Collected data
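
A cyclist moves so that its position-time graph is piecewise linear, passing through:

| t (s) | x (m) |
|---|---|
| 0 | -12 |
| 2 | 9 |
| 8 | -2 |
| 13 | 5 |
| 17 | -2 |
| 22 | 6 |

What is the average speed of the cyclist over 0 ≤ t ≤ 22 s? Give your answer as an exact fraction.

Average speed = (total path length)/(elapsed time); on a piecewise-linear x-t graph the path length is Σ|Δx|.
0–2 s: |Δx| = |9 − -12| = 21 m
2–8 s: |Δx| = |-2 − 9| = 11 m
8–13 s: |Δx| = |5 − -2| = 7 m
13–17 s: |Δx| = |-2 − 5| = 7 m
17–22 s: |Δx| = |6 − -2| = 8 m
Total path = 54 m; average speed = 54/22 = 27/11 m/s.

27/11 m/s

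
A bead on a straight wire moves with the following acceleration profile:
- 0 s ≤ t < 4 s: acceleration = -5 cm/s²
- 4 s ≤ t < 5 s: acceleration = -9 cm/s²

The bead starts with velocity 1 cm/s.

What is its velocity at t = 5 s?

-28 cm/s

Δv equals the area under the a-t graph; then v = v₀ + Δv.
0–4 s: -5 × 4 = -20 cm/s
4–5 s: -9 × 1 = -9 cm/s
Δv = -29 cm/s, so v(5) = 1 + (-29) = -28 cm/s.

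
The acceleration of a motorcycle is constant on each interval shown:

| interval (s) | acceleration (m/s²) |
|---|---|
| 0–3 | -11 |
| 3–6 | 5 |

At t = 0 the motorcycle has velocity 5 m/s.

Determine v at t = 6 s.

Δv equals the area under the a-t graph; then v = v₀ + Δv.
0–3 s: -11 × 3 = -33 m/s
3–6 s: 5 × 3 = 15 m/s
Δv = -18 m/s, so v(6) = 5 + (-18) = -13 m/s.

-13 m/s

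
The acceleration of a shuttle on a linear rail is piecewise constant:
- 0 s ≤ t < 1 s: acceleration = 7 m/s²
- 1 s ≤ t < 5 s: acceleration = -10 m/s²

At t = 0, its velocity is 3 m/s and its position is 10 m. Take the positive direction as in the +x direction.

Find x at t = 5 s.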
* * *
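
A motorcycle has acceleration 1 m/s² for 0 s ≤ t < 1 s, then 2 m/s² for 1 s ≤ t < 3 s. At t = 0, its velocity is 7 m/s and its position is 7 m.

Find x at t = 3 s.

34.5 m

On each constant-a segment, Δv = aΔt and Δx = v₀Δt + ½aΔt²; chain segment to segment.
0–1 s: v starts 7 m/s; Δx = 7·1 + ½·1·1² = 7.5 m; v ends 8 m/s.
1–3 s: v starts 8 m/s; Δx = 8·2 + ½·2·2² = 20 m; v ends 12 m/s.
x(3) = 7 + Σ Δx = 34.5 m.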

• **TASK ITEM**
Find every line in the entries that includes the word "moves", then state how many there are and nothing else.

• **ANSWER SPACE**
2